From the listing below, return every line with the string "tumbling" in it.
┌────────
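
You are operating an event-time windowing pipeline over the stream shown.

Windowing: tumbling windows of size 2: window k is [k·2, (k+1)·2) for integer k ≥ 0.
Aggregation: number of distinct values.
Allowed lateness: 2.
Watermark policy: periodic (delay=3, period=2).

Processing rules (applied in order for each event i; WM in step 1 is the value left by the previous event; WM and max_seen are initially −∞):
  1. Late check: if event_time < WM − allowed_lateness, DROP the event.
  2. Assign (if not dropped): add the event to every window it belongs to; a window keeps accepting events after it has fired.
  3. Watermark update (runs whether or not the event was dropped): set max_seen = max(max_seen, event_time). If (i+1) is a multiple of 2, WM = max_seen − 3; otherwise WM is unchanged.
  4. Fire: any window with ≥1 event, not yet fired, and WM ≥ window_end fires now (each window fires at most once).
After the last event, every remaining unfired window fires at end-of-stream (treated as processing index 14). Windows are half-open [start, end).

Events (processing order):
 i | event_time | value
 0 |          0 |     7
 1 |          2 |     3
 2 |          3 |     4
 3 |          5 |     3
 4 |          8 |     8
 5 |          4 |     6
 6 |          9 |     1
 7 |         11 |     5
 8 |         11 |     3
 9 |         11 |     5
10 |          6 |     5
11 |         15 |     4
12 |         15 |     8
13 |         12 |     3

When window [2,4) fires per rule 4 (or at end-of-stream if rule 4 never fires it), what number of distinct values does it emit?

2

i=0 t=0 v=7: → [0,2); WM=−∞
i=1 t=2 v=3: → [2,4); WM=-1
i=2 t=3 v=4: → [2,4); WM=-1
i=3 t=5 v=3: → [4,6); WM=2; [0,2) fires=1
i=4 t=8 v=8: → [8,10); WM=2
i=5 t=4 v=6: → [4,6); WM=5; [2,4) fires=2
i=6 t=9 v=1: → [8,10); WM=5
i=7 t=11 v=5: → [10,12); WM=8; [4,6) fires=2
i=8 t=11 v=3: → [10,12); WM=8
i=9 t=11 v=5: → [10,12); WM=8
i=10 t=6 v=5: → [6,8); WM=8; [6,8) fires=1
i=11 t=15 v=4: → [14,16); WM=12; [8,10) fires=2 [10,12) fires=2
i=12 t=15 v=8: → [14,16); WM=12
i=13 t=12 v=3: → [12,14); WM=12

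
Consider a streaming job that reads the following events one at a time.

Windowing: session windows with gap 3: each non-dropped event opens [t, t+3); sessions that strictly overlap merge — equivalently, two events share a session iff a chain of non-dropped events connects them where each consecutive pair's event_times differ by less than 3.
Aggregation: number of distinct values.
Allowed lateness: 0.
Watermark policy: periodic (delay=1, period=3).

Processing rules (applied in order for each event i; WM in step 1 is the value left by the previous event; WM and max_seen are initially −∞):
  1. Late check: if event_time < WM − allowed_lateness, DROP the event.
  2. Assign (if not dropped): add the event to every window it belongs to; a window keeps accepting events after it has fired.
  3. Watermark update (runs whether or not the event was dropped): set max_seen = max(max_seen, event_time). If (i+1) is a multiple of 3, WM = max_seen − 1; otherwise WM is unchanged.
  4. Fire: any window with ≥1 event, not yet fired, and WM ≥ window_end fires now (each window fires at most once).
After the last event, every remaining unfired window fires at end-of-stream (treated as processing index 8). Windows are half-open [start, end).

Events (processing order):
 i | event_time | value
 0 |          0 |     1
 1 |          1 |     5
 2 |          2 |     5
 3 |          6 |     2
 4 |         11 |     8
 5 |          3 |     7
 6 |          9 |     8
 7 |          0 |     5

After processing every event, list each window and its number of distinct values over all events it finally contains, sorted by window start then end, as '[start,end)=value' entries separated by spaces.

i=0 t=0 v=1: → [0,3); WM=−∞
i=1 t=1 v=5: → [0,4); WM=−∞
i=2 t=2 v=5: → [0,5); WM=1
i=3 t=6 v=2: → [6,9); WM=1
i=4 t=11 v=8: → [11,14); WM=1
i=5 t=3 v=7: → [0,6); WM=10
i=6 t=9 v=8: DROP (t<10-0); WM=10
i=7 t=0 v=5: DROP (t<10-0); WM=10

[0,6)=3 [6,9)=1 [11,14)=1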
└────────
┌────────
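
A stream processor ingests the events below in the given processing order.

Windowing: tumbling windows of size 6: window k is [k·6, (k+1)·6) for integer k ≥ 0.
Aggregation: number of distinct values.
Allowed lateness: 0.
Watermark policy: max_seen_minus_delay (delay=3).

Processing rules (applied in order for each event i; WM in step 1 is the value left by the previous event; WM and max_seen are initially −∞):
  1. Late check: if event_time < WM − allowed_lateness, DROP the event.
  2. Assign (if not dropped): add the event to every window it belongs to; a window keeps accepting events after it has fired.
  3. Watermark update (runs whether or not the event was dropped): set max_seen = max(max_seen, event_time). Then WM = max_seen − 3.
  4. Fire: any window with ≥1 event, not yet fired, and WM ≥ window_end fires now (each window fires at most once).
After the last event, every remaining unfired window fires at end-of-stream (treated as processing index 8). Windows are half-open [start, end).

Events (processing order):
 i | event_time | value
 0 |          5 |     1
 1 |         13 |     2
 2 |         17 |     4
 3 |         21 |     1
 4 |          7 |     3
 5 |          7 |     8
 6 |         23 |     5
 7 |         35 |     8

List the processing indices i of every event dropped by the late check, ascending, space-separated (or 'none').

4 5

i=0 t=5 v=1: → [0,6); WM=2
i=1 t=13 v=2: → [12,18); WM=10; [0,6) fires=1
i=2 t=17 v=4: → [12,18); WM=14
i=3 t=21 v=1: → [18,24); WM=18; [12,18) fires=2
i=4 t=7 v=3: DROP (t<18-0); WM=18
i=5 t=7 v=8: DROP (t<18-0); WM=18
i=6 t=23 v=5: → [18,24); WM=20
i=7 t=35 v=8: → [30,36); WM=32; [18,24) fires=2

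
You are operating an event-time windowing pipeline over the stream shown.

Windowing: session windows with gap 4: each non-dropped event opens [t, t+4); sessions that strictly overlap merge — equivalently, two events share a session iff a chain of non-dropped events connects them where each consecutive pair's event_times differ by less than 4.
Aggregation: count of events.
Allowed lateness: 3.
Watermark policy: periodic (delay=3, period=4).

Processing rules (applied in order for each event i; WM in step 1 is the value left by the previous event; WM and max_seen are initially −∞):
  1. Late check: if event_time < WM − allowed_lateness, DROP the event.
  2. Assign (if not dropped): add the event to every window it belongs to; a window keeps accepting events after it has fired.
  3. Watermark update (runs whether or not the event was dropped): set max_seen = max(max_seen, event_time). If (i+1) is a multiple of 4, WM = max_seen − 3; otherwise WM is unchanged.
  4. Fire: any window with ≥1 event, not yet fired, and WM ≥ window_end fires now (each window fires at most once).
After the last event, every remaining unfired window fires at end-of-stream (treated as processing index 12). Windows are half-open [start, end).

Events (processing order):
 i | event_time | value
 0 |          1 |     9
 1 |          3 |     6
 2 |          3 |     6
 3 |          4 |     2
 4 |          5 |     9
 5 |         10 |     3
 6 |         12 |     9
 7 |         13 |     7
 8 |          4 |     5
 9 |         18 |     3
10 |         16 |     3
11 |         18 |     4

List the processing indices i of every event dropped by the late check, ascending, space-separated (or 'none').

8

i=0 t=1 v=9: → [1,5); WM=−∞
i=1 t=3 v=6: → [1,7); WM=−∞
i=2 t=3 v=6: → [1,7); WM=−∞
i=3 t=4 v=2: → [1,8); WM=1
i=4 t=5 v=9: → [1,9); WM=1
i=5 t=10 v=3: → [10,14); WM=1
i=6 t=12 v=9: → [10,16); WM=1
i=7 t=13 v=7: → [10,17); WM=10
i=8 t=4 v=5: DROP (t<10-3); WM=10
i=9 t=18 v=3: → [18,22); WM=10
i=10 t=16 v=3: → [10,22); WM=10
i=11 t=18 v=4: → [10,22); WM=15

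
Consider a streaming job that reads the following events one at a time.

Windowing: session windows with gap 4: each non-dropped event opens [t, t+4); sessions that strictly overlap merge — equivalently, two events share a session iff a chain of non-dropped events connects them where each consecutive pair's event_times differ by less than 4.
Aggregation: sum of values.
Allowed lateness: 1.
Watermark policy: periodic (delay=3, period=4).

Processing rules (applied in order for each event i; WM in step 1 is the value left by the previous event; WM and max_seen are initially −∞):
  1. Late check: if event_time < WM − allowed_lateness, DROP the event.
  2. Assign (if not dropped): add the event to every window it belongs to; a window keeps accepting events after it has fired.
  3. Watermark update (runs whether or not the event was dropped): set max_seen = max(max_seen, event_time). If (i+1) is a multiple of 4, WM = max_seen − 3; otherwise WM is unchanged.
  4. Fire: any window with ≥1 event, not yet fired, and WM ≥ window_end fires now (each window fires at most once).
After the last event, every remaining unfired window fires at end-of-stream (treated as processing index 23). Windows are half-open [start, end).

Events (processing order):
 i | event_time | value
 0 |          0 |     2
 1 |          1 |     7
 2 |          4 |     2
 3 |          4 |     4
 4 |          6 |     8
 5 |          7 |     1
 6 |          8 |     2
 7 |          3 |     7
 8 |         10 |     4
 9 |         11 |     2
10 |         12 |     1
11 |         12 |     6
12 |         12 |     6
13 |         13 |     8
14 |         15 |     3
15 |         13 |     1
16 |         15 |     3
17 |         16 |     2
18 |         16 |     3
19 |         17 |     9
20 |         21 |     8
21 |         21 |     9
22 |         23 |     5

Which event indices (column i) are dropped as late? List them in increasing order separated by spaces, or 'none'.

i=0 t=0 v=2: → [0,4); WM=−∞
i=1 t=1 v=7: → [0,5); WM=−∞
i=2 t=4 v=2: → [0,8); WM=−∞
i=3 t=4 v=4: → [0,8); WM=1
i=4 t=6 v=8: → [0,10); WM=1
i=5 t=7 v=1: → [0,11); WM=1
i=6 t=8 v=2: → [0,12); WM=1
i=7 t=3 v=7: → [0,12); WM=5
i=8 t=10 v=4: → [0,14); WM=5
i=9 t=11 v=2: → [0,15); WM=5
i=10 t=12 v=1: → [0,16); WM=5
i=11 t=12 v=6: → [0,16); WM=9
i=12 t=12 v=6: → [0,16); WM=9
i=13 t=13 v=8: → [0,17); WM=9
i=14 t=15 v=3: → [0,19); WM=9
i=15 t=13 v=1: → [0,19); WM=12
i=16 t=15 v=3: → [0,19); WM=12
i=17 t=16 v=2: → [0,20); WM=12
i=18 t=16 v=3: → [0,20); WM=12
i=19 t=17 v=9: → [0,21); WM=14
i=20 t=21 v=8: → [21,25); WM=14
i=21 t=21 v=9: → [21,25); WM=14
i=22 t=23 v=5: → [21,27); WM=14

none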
└────────
┌────────
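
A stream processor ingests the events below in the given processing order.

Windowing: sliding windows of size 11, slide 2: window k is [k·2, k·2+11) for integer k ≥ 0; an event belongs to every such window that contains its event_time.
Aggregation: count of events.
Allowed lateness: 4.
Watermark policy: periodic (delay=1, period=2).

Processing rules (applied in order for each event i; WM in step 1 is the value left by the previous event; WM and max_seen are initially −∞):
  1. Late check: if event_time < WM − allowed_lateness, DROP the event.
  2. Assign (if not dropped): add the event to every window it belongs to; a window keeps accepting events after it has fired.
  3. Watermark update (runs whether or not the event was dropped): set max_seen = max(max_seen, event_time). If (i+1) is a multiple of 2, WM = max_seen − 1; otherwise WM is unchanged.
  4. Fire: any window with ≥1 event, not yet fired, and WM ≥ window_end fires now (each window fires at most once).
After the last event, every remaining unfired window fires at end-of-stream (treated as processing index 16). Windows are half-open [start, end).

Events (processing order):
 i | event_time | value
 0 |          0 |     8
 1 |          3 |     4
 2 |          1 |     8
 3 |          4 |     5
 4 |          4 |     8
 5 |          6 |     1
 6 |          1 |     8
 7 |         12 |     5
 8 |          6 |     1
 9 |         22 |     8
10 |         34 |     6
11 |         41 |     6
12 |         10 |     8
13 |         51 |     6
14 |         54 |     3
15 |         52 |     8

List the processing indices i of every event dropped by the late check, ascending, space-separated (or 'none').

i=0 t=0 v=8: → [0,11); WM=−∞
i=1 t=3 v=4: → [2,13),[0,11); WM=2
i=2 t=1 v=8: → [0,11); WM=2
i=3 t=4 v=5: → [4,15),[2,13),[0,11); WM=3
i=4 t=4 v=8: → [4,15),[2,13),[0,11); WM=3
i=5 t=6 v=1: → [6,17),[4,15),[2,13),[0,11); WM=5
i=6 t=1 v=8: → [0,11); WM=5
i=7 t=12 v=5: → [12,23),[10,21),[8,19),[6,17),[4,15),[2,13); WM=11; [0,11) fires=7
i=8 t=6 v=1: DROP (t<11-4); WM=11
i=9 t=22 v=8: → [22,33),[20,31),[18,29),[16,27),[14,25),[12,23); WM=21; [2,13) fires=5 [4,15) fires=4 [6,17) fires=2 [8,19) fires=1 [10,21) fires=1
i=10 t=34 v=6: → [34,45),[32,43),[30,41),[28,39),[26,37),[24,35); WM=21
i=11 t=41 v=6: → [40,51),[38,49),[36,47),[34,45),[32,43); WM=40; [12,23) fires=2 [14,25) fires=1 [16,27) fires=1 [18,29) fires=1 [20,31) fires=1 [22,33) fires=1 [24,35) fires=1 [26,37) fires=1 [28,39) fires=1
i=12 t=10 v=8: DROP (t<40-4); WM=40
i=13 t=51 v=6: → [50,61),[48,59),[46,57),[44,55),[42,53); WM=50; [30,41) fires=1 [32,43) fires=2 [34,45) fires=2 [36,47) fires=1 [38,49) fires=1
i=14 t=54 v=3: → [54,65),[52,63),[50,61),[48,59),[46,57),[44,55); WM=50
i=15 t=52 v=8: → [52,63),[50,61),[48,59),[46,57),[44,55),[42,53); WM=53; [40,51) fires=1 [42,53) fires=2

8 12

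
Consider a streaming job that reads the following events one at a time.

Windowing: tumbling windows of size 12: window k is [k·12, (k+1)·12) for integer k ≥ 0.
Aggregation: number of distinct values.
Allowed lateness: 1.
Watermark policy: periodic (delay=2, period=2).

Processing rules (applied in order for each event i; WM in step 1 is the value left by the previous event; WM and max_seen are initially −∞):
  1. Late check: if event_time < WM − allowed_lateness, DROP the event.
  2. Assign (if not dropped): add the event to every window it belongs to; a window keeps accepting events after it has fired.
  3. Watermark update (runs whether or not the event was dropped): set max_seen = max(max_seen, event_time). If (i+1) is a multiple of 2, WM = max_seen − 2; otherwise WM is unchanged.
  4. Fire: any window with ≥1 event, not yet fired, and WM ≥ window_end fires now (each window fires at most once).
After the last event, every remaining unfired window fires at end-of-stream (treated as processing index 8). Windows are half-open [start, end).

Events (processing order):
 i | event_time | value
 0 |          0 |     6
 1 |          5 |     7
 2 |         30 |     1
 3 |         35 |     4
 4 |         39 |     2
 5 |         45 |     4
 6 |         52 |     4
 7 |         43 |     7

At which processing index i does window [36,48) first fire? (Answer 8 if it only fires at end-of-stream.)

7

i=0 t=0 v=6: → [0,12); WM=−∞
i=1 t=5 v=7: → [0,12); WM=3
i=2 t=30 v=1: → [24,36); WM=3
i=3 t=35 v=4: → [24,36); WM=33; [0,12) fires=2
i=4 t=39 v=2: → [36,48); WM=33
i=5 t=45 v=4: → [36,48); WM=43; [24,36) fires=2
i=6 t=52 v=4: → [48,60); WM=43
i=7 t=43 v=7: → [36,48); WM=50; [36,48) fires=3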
└────────
Solution to this problem
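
Windowing: tumbling windows of size 2: window k is [k·2, (k+1)·2) for integer k ≥ 0.
Windowing: tumbling windows of size 6: window k is [k·6, (k+1)·6) for integer k ≥ 0.
Windowing: tumbling windows of size 12: window k is [k·12, (k+1)·12) for integer k ≥ 0.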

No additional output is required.